Problem requirements
Would you please copy the part of the material below that opens with the line containing "step 1: (ω₁,ω₂,ω₃,ω₄)=(-4.5, -1.5, 7.5, -2.5), dt=1.2" and closes with the line containing "step 4: (ω₁,ω₂,ω₃,ω₄)=(-8, -5, 7.5, -6.5), dt=1"? Copy it exactly, and only it.

Data excerpts
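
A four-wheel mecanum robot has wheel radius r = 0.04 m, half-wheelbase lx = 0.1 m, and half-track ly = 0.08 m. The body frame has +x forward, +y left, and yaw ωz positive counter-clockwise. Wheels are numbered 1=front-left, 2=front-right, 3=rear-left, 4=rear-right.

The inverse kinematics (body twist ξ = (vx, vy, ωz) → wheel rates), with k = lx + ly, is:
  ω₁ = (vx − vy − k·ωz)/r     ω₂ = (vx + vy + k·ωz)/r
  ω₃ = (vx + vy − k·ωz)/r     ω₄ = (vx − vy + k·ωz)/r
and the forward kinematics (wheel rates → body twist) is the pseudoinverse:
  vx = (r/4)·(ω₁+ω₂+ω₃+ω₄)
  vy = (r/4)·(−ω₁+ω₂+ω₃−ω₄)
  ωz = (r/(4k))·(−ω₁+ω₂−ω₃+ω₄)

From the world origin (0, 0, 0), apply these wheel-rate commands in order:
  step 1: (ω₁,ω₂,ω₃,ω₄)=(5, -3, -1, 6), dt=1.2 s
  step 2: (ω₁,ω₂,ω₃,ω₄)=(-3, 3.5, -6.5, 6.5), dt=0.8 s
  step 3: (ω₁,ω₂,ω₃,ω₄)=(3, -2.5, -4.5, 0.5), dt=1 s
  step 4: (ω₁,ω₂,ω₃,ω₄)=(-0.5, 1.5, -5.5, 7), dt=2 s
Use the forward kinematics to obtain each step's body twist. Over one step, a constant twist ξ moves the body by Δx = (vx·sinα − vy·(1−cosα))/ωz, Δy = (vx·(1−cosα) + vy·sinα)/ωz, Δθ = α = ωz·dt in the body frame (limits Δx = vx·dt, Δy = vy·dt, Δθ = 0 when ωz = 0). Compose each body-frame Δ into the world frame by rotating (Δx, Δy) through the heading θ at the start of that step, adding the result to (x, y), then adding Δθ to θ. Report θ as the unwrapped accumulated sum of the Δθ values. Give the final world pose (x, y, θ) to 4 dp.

step 1: ξ=(vx,vy,ωz)=(0.0700, -0.1500, -0.0556), dt=1.2 → body Δ=(0.0779, -0.1827, -0.0667) → world pose (0.0779, -0.1827, -0.0667)
step 2: ξ=(vx,vy,ωz)=(0.0050, -0.0650, 1.0833), dt=0.8 → body Δ=(0.0247, -0.0441, 0.8667) → world pose (0.0996, -0.2283, 0.8000)
step 3: ξ=(vx,vy,ωz)=(-0.0350, -0.1050, -0.0278), dt=1.0 → body Δ=(-0.0365, -0.1045, -0.0278) → world pose (0.1492, -0.3273, 0.7722)
step 4: ξ=(vx,vy,ωz)=(0.0250, -0.1050, 0.8056), dt=2.0 → body Δ=(0.1666, -0.0980, 1.6111) → world pose (0.3369, -0.2812, 2.3833)

(0.3369, -0.2812, 2.3833)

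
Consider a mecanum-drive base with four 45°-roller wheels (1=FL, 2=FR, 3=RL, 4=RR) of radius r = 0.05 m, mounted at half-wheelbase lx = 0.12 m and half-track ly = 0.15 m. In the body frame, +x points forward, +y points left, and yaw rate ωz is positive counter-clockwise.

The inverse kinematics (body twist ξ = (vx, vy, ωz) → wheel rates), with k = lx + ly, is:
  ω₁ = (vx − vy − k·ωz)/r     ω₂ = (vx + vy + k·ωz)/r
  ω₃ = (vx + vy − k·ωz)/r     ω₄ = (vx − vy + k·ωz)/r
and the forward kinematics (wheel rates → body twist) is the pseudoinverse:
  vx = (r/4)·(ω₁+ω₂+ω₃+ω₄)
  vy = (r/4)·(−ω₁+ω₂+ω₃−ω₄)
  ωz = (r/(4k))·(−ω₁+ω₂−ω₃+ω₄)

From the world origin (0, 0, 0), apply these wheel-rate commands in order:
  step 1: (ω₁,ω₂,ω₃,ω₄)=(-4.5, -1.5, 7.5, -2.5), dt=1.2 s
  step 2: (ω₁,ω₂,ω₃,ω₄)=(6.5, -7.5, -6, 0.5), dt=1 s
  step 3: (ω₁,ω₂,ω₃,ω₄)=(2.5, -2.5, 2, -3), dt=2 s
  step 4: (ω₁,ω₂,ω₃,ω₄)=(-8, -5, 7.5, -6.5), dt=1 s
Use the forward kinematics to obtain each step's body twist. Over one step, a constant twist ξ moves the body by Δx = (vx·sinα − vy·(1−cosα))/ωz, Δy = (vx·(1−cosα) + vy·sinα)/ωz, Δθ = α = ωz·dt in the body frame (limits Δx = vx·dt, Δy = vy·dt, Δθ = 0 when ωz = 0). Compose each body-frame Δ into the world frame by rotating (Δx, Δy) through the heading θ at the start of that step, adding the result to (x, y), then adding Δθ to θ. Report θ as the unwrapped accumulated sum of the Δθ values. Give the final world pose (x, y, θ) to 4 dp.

step 1: ξ=(vx,vy,ωz)=(-0.0125, 0.1625, -0.3241), dt=1.2 → body Δ=(0.0228, 0.1930, -0.3889) → world pose (0.0228, 0.1930, -0.3889)
step 2: ξ=(vx,vy,ωz)=(-0.0813, -0.2563, -0.3472), dt=1.0 → body Δ=(-0.1237, -0.2372, -0.3472) → world pose (-0.1815, 0.0204, -0.7361)
step 3: ξ=(vx,vy,ωz)=(-0.0125, 0.0000, -0.4630), dt=2.0 → body Δ=(-0.0216, 0.0108, -0.9259) → world pose (-0.1903, 0.0429, -1.6620)
step 4: ξ=(vx,vy,ωz)=(-0.1500, 0.2125, -0.5093), dt=1.0 → body Δ=(-0.0907, 0.2408, -0.5093) → world pose (0.0578, 0.1112, -2.1713)

(0.0578, 0.1112, -2.1713)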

Task result
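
  step 1: (ω₁,ω₂,ω₃,ω₄)=(-4.5, -1.5, 7.5, -2.5), dt=1.2 s
  step 2: (ω₁,ω₂,ω₃,ω₄)=(6.5, -7.5, -6, 0.5), dt=1 s
  step 3: (ω₁,ω₂,ω₃,ω₄)=(2.5, -2.5, 2, -3), dt=2 s
  step 4: (ω₁,ω₂,ω₃,ω₄)=(-8, -5, 7.5, -6.5), dt=1 s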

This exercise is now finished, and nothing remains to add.